Exercise requirements: From the records below, please return each line that holds the word "point".
::::
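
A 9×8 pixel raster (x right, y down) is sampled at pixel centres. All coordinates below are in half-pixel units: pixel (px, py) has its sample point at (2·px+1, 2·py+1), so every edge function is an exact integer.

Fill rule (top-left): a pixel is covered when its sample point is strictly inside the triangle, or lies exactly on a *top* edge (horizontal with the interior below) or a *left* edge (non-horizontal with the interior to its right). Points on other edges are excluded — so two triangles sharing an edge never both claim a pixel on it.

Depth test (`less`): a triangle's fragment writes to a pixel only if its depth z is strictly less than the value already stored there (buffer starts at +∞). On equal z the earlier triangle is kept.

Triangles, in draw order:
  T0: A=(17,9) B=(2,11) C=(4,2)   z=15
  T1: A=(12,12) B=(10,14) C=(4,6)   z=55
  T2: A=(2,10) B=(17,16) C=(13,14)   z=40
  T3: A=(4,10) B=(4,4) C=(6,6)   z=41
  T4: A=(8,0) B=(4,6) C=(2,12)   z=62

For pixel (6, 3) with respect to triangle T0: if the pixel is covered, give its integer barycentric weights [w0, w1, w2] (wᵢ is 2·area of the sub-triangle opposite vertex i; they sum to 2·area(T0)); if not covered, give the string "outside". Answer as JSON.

T0:
  2·area = 131
  edge (17, 9)→(2, 11): d=(-15,2) right/bottom  bias=-1
  edge (2, 11)→(4, 2): d=(2,-9) top-left  bias=+0
  edge (4, 2)→(17, 9): d=(13,7) right/bottom  bias=-1
    (2,1)@(5, 3): e=[114,11,6] → X
    (3,1)@(7, 3): e=[110,29,-8] → .
    (2,2)@(5, 5): e=[84,15,32] → X
    (3,2)@(7, 5): e=[80,33,18] → X
    (4,2)@(9, 5): e=[76,51,4] → X
    (5,2)@(11, 5): e=[72,69,-10] → .
    (1,3)@(3, 7): e=[58,1,72] → X
    (5,3)@(11, 7): e=[42,73,16] → X
    (6,3)@(13, 7): e=[38,91,2] → X
    (7,3)@(15, 7): e=[34,109,-12] → .
    (1,4)@(3, 9): e=[28,5,98] → X
    (7,4)@(15, 9): e=[4,113,14] → X
    (8,4)@(17, 9): e=[0,131,0] → .  [on edge]
  covered (17 px):
    . . . . . . . . .
    . . X . . . . . .
    . . X X X . . . .
    . X X X X X X . .
    . X X X X X X X .
    . . . . . . . . .
    . . . . . . . . .
    . . . . . . . . .
T1:
  2·area = 28
  edge (12, 12)→(10, 14): d=(-2,2) right/bottom  bias=-1
  edge (10, 14)→(4, 6): d=(-6,-8) top-left  bias=+0
  edge (4, 6)→(12, 12): d=(8,6) right/bottom  bias=-1
    (2,3)@(5, 7): e=[24,2,2] → X
    (3,3)@(7, 7): e=[20,18,-10] → .
    (8,3)@(17, 7): e=[0,98,-70] → .  [on edge]
    (2,4)@(5, 9): e=[20,-10,18] → .
    (3,4)@(7, 9): e=[16,6,6] → X
    (4,4)@(9, 9): e=[12,22,-6] → .
    (7,4)@(15, 9): e=[0,70,-42] → .  [on edge]
    (3,5)@(7, 11): e=[12,-6,22] → .
    (4,5)@(9, 11): e=[8,10,10] → X
    (5,5)@(11, 11): e=[4,26,-2] → .
    (6,5)@(13, 11): e=[0,42,-14] → .  [on edge]
    (4,6)@(9, 13): e=[4,-2,26] → .
    (5,6)@(11, 13): e=[0,14,14] → .  [on edge]
    (4,7)@(9, 15): e=[0,-14,42] → .  [on edge]
  covered (3 px):
    . . . . . . . . .
    . . . . . . . . .
    . . . . . . . . .
    . . X . . . . . .
    . . . X . . . . .
    . . . . X . . . .
    . . . . . . . . .
    . . . . . . . . .
T2:
  2·area = 6  (B↔C swapped to make it positive)
  edge (2, 10)→(13, 14): d=(11,4) right/bottom  bias=-1
  edge (13, 14)→(17, 16): d=(4,2) right/bottom  bias=-1
  edge (17, 16)→(2, 10): d=(-15,-6) top-left  bias=+0
    (1,4)@(3, 9): e=[-15,0,21] → .  [on edge]
    (3,5)@(7, 11): e=[-9,0,15] → .  [on edge]
    (5,6)@(11, 13): e=[-3,0,9] → .  [on edge]
    (7,7)@(15, 15): e=[3,0,3] → .  [on edge]
  covered (0 px):
    . . . . . . . . .
    . . . . . . . . .
    . . . . . . . . .
    . . . . . . . . .
    . . . . . . . . .
    . . . . . . . . .
    . . . . . . . . .
    . . . . . . . . .
T3:
  2·area = 12
  edge (4, 10)→(4, 4): d=(0,-6) top-left  bias=+0
  edge (4, 4)→(6, 6): d=(2,2) right/bottom  bias=-1
  edge (6, 6)→(4, 10): d=(-2,4) right/bottom  bias=-1
    (0,0)@(1, 1): e=[-18,0,30] → .  [on edge]
    (1,1)@(3, 3): e=[-6,0,18] → .  [on edge]
    (2,2)@(5, 5): e=[6,0,6] → .  [on edge]
    (2,3)@(5, 7): e=[6,4,2] → X
    (3,3)@(7, 7): e=[18,0,-6] → .  [on edge]
    (2,4)@(5, 9): e=[6,8,-2] → .
    (4,4)@(9, 9): e=[30,0,-18] → .  [on edge]
    (5,5)@(11, 11): e=[42,0,-30] → .  [on edge]
    (6,6)@(13, 13): e=[54,0,-42] → .  [on edge]
    (7,7)@(15, 15): e=[66,0,-54] → .  [on edge]
  covered (1 px):
    . . . . . . . . .
    . . . . . . . . .
    . . . . . . . . .
    . . X . . . . . .
    . . . . . . . . .
    . . . . . . . . .
    . . . . . . . . .
    . . . . . . . . .
T4:
  2·area = 12  (B↔C swapped to make it positive)
  edge (8, 0)→(2, 12): d=(-6,12) right/bottom  bias=-1
  edge (2, 12)→(4, 6): d=(2,-6) top-left  bias=+0
  edge (4, 6)→(8, 0): d=(4,-6) top-left  bias=+0
    (2,1)@(5, 3): e=[18,0,-6] → .  [on edge]
    (2,2)@(5, 5): e=[6,4,2] → X
    (3,2)@(7, 5): e=[-18,16,14] → .
    (2,3)@(5, 7): e=[-6,8,10] → .
    (1,4)@(3, 9): e=[6,0,6] → X  [on edge]
    (2,4)@(5, 9): e=[-18,12,18] → .
    (1,5)@(3, 11): e=[-6,4,14] → .
    (0,7)@(1, 15): e=[-6,0,18] → .  [on edge]
  covered (2 px):
    . . . . . . . . .
    . . . . . . . . .
    . . X . . . . . .
    . . . . . . . . .
    . X . . . . . . .
    . . . . . . . . .
    . . . . . . . . .
    . . . . . . . . .

Result: [91,2,38]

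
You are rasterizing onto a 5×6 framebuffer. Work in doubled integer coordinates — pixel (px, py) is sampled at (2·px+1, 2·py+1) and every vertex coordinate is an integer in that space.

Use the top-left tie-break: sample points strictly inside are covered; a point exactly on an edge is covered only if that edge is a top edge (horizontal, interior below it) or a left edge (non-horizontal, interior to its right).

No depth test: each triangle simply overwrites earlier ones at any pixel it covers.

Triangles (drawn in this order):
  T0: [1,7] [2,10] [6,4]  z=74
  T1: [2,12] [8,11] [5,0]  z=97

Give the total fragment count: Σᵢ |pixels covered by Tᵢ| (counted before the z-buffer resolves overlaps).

T0:
  2·area = 18  (B↔C swapped to make it positive)
  edge (1, 7)→(6, 4): d=(5,-3) top-left  bias=+0
  edge (6, 4)→(2, 10): d=(-4,6) right/bottom  bias=-1
  edge (2, 10)→(1, 7): d=(-1,-3) top-left  bias=+0
    (2,2)@(5, 5): e=[2,2,14] → X
    (3,2)@(7, 5): e=[8,-10,20] → .
    (0,3)@(1, 7): e=[0,18,0] → X  [on edge]
    (1,3)@(3, 7): e=[6,6,6] → X
    (2,3)@(5, 7): e=[12,-6,12] → .
    (0,4)@(1, 9): e=[10,10,-2] → .
    (1,4)@(3, 9): e=[16,-2,4] → .
  covered (3 px):
    . . . . .
    . . . . .
    . . X . .
    X X . . .
    . . . . .
    . . . . .
T1:
  2·area = 69  (B↔C swapped to make it positive)
  edge (2, 12)→(5, 0): d=(3,-12) top-left  bias=+0
  edge (5, 0)→(8, 11): d=(3,11) right/bottom  bias=-1
  edge (8, 11)→(2, 12): d=(-6,1) right/bottom  bias=-1
    (2,0)@(5, 1): e=[3,3,63] → X
    (3,0)@(7, 1): e=[27,-19,61] → .
    (2,1)@(5, 3): e=[9,9,51] → X
    (3,1)@(7, 3): e=[33,-13,49] → .
    (2,2)@(5, 5): e=[15,15,39] → X
    (3,2)@(7, 5): e=[39,-7,37] → .
    (2,3)@(5, 7): e=[21,21,27] → X
    (3,3)@(7, 7): e=[45,-1,25] → .
    (1,4)@(3, 9): e=[3,49,17] → X
    (3,4)@(7, 9): e=[51,5,13] → X
    (4,4)@(9, 9): e=[75,-17,11] → .
    (1,5)@(3, 11): e=[9,55,5] → X
  covered (10 px):
    . . X . .
    . . X . .
    . . X . .
    . . X . .
    . X X X .
    . X X X .

Result: 13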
::::
Task result:
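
A 9×8 pixel raster (x right, y down) is sampled at pixel centres. All coordinates below are in half-pixel units: pixel (px, py) has its sample point at (2·px+1, 2·py+1), so every edge function is an exact integer.
Fill rule (top-left): a pixel is covered when its sample point is strictly inside the triangle, or lies exactly on a *top* edge (horizontal with the interior below) or a *left* edge (non-horizontal with the interior to its right). Points on other edges are excluded — so two triangles sharing an edge never both claim a pixel on it.
Use the top-left tie-break: sample points strictly inside are covered; a point exactly on an edge is covered only if that edge is a top edge (horizontal, interior below it) or a left edge (non-horizontal, interior to its right).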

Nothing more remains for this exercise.